:: TASK INSTRUCTIONS ::
In the records below, find the line containing "2. Sort these"; restate it and every later line word for word, through the last.

:: ENTRIES SHOWN ::
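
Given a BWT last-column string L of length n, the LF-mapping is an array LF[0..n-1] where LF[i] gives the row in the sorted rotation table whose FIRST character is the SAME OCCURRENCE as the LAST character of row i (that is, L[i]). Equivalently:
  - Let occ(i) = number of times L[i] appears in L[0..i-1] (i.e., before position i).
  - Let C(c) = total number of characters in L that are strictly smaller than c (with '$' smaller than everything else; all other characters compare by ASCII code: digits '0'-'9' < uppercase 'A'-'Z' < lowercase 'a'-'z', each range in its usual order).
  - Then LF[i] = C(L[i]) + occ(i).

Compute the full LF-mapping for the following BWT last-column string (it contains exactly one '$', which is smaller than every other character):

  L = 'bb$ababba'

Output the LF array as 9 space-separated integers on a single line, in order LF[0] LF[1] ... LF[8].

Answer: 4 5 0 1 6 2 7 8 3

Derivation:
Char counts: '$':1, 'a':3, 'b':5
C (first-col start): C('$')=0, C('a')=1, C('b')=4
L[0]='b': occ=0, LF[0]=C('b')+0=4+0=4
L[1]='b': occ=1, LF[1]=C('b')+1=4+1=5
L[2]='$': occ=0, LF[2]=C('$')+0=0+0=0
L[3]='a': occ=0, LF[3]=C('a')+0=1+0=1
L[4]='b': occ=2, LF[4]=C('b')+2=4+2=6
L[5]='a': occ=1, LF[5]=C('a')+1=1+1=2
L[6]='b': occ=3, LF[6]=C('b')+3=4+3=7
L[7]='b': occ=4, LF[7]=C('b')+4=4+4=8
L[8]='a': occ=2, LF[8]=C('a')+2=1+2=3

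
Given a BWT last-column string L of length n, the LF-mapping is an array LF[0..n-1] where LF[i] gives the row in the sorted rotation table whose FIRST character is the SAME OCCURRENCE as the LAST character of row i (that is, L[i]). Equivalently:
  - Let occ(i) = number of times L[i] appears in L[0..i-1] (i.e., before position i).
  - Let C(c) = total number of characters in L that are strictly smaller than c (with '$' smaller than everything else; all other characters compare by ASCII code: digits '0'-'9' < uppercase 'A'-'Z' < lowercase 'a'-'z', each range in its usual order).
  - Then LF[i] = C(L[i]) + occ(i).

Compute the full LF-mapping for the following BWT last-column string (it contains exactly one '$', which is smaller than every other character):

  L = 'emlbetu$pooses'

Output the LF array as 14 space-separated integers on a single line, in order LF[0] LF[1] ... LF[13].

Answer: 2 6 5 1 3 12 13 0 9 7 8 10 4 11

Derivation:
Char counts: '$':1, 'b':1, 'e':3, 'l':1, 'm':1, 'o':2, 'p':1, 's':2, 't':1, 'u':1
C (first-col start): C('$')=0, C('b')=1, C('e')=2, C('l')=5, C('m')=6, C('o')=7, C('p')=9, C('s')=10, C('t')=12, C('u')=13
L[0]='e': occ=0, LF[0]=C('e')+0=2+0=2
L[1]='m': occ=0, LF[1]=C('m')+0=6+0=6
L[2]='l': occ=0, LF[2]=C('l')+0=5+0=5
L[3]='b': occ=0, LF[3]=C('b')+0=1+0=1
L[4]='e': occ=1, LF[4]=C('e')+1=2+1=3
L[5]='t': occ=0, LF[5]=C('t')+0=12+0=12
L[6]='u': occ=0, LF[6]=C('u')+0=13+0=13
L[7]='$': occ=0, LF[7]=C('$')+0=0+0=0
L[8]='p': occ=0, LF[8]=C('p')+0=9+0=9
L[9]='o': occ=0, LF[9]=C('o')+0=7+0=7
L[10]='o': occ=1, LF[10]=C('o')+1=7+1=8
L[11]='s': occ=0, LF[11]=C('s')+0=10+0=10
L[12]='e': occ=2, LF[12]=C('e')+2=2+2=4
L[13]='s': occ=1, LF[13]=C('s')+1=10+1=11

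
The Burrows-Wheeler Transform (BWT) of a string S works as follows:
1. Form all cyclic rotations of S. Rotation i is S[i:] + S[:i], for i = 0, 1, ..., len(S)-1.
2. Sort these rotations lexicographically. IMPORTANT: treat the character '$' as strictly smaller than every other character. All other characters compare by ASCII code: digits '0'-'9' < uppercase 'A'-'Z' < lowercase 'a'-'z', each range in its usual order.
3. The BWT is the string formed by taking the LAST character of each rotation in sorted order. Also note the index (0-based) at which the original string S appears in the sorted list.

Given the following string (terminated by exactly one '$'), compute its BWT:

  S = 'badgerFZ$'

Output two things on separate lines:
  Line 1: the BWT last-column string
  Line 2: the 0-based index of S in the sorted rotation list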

:: EXERCISE ANSWER ::
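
2. Sort these rotations lexicographically. IMPORTANT: treat the character '$' as strictly smaller than every other character. All other characters compare by ASCII code: digits '0'-'9' < uppercase 'A'-'Z' < lowercase 'a'-'z', each range in its usual order.
3. The BWT is the string formed by taking the LAST character of each rotation in sorted order. Also note the index (0-based) at which the original string S appears in the sorted list.

Given the following string (terminated by exactly one '$'), compute its BWT:

  S = 'badgerFZ$'

Output two things on separate lines:
  Line 1: the BWT last-column string
  Line 2: the 0-based index of S in the sorted rotation list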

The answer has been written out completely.